TO DO ::
Copy down all of the data underneath, exactly as shown.

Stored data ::
____

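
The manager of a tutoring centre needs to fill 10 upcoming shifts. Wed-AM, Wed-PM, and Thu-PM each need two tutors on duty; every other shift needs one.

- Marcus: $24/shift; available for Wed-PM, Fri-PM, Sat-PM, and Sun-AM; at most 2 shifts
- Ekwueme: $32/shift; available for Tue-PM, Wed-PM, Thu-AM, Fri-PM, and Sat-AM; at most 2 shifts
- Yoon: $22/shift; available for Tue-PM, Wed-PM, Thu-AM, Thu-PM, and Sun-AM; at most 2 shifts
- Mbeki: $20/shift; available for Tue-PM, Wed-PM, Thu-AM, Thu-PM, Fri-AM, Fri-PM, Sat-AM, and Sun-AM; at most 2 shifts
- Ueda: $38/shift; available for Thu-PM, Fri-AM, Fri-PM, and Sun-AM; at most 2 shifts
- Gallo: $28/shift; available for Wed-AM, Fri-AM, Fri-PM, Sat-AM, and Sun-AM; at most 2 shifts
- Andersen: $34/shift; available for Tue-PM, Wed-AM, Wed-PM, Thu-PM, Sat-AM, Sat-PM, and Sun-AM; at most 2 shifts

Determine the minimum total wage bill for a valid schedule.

$358

Wed-AM can only be covered by Gallo and Andersen, so that assignment is forced.
Picking the cheapest available tutor for each shift independently would cost $290, but that ignores the shift limits.
An optimal schedule: Tue-PM→Yoon, Wed-AM→Gallo+Andersen, Wed-PM→Marcus+Ekwueme, Thu-AM→Mbeki, Thu-PM→Yoon+Andersen, Fri-AM→Mbeki, Fri-PM→Ekwueme, Sat-AM→Gallo, Sat-PM→Marcus, Sun-AM→Ueda.
Total: 22 + 28 + 34 + 24 + 32 + 20 + 22 + 34 + 20 + 32 + 28 + 24 + 38 = $358.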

____

THE COMPLETED TASK ::
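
The manager of a tutoring centre needs to fill 10 upcoming shifts. Wed-AM, Wed-PM, and Thu-PM each need two tutors on duty; every other shift needs one.

- Marcus: $24/shift; available for Wed-PM, Fri-PM, Sat-PM, and Sun-AM; at most 2 shifts
- Ekwueme: $32/shift; available for Tue-PM, Wed-PM, Thu-AM, Fri-PM, and Sat-AM; at most 2 shifts
- Yoon: $22/shift; available for Tue-PM, Wed-PM, Thu-AM, Thu-PM, and Sun-AM; at most 2 shifts
- Mbeki: $20/shift; available for Tue-PM, Wed-PM, Thu-AM, Thu-PM, Fri-AM, Fri-PM, Sat-AM, and Sun-AM; at most 2 shifts
- Ueda: $38/shift; available for Thu-PM, Fri-AM, Fri-PM, and Sun-AM; at most 2 shifts
- Gallo: $28/shift; available for Wed-AM, Fri-AM, Fri-PM, Sat-AM, and Sun-AM; at most 2 shifts
- Andersen: $34/shift; available for Tue-PM, Wed-AM, Wed-PM, Thu-PM, Sat-AM, Sat-PM, and Sun-AM; at most 2 shifts

Determine the minimum total wage bill for a valid schedule.

$358

Wed-AM can only be covered by Gallo and Andersen, so that assignment is forced.
Picking the cheapest available tutor for each shift independently would cost $290, but that ignores the shift limits.
An optimal schedule: Tue-PM→Yoon, Wed-AM→Gallo+Andersen, Wed-PM→Marcus+Ekwueme, Thu-AM→Mbeki, Thu-PM→Yoon+Andersen, Fri-AM→Mbeki, Fri-PM→Ekwueme, Sat-AM→Gallo, Sat-PM→Marcus, Sun-AM→Ueda.
Total: 22 + 28 + 34 + 24 + 32 + 20 + 22 + 34 + 20 + 32 + 28 + 24 + 38 = $358.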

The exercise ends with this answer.